Assignment >>
Each of the records below must be reproduced verbatim.

** Data shown follows **

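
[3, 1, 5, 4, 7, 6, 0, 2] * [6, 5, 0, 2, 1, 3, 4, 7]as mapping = [0→2, 1→5, 2→3, 3→1, 4→7, 5→4, 6→6, 7→0]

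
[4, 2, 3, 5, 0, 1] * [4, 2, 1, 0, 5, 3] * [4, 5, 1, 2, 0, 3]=[3, 5, 4, 2, 0, 1]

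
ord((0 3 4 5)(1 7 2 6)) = 4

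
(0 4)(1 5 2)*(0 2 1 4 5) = (0 5 1)(2 4)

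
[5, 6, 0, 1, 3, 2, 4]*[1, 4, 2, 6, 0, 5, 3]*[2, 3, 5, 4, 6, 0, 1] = [0, 4, 3, 6, 1, 5, 2]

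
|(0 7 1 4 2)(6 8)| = 10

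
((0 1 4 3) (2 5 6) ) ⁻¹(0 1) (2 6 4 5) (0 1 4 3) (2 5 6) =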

** End of Data shown **

Task result >>
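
[3, 1, 5, 4, 7, 6, 0, 2] * [6, 5, 0, 2, 1, 3, 4, 7]as mapping = [0→2, 1→5, 2→3, 3→1, 4→7, 5→4, 6→6, 7→0]

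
[4, 2, 3, 5, 0, 1] * [4, 2, 1, 0, 5, 3] * [4, 5, 1, 2, 0, 3]=[3, 5, 4, 2, 0, 1]

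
ord((0 3 4 5)(1 7 2 6)) = 4

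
(0 4)(1 5 2)*(0 2 1 4 5) = (0 5 1)(2 4)

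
[5, 6, 0, 1, 3, 2, 4]*[1, 4, 2, 6, 0, 5, 3]*[2, 3, 5, 4, 6, 0, 1] = [0, 4, 3, 6, 1, 5, 2]

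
|(0 7 1 4 2)(6 8)| = 10

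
((0 1 4 3) (2 5 6) ) ⁻¹(0 1) (2 6 4 5) (0 1 4 3) (2 5 6) =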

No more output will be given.